> [WORK ORDER]:
Each line of the data should be transcribed exactly as given.

> [ENTRIES SHOWN]:
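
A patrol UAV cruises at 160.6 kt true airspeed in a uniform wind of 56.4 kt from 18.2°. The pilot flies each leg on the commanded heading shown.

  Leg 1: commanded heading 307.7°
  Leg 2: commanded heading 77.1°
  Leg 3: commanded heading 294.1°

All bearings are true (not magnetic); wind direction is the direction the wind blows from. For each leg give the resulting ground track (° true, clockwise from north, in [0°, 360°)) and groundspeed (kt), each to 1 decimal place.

Leg 1: heading 307.7°; drift -20.6° → track 287.1°, groundspeed 151.4 kt
Leg 2: heading 77.1°; drift +20.2° → track 97.3°, groundspeed 140.1 kt
Leg 3: heading 294.1°; drift -19.9° → track 274.2°, groundspeed 164.7 kt

Leg 1: track=287.1°, groundspeed=151.4 kt
Leg 2: track=97.3°, groundspeed=140.1 kt
Leg 3: track=274.2°, groundspeed=164.7 kt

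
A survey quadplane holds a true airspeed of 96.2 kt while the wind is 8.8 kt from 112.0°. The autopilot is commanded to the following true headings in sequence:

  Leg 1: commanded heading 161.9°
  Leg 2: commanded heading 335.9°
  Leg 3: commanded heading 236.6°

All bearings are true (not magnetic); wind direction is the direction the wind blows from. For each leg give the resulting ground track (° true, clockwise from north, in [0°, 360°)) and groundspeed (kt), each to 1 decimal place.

Leg 1: heading 161.9°; drift +4.3° → track 166.2°, groundspeed 90.8 kt
Leg 2: heading 335.9°; drift -3.4° → track 332.5°, groundspeed 102.7 kt
Leg 3: heading 236.6°; drift +4.1° → track 240.7°, groundspeed 101.5 kt

Leg 1: track=166.2°, groundspeed=90.8 kt
Leg 2: track=332.5°, groundspeed=102.7 kt
Leg 3: track=240.7°, groundspeed=101.5 kt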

> [ANSWER BELOW]:
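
A patrol UAV cruises at 160.6 kt true airspeed in a uniform wind of 56.4 kt from 18.2°. The pilot flies each leg on the commanded heading shown.

  Leg 1: commanded heading 307.7°
  Leg 2: commanded heading 77.1°
  Leg 3: commanded heading 294.1°

All bearings are true (not magnetic); wind direction is the direction the wind blows from. For each leg give the resulting ground track (° true, clockwise from north, in [0°, 360°)) and groundspeed (kt), each to 1 decimal place.

Leg 1: heading 307.7°; drift -20.6° → track 287.1°, groundspeed 151.4 kt
Leg 2: heading 77.1°; drift +20.2° → track 97.3°, groundspeed 140.1 kt
Leg 3: heading 294.1°; drift -19.9° → track 274.2°, groundspeed 164.7 kt

Leg 1: track=287.1°, groundspeed=151.4 kt
Leg 2: track=97.3°, groundspeed=140.1 kt
Leg 3: track=274.2°, groundspeed=164.7 kt

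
A survey quadplane holds a true airspeed of 96.2 kt while the wind is 8.8 kt from 112.0°. The autopilot is commanded to the following true headings in sequence:

  Leg 1: commanded heading 161.9°
  Leg 2: commanded heading 335.9°
  Leg 3: commanded heading 236.6°

All bearings are true (not magnetic); wind direction is the direction the wind blows from. For each leg give the resulting ground track (° true, clockwise from north, in [0°, 360°)) and groundspeed (kt), each to 1 decimal place.

Leg 1: heading 161.9°; drift +4.3° → track 166.2°, groundspeed 90.8 kt
Leg 2: heading 335.9°; drift -3.4° → track 332.5°, groundspeed 102.7 kt
Leg 3: heading 236.6°; drift +4.1° → track 240.7°, groundspeed 101.5 kt

Leg 1: track=166.2°, groundspeed=90.8 kt
Leg 2: track=332.5°, groundspeed=102.7 kt
Leg 3: track=240.7°, groundspeed=101.5 kt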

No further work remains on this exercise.